[Stored data]
* * * *
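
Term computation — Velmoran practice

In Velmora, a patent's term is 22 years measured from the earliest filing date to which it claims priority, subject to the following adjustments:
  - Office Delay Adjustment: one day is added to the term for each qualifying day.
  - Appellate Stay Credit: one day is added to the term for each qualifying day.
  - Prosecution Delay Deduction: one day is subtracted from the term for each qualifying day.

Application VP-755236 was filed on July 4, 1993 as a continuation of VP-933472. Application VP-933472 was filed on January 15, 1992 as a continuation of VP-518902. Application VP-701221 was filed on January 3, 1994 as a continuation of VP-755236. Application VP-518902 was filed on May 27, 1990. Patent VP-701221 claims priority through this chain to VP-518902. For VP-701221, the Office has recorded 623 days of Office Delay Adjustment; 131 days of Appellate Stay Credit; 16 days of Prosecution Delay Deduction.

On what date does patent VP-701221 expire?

2014-06-04

Earliest priority filing: 27 May 1990.
Base term: 27 May 1990 + 22 years → 27 May 2012.
Office Delay Adjustment: +623 days → 9 February 2014.
Appellate Stay Credit: +131 days → 20 June 2014.
Prosecution Delay Deduction: −16 days → 4 June 2014.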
* * * *
__Activity__. The answer must consist of all the entries, copied exactly.

__Reply to the exercise__.
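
Term computation — Velmoran practice

In Velmora, a patent's term is 22 years measured from the earliest filing date to which it claims priority, subject to the following adjustments:
  - Office Delay Adjustment: one day is added to the term for each qualifying day.
  - Appellate Stay Credit: one day is added to the term for each qualifying day.
  - Prosecution Delay Deduction: one day is subtracted from the term for each qualifying day.

Application VP-755236 was filed on July 4, 1993 as a continuation of VP-933472. Application VP-933472 was filed on January 15, 1992 as a continuation of VP-518902. Application VP-701221 was filed on January 3, 1994 as a continuation of VP-755236. Application VP-518902 was filed on May 27, 1990. Patent VP-701221 claims priority through this chain to VP-518902. For VP-701221, the Office has recorded 623 days of Office Delay Adjustment; 131 days of Appellate Stay Credit; 16 days of Prosecution Delay Deduction.

On what date does patent VP-701221 expire?

2014-06-04

Earliest priority filing: 27 May 1990.
Base term: 27 May 1990 + 22 years → 27 May 2012.
Office Delay Adjustment: +623 days → 9 February 2014.
Appellate Stay Credit: +131 days → 20 June 2014.
Prosecution Delay Deduction: −16 days → 4 June 2014.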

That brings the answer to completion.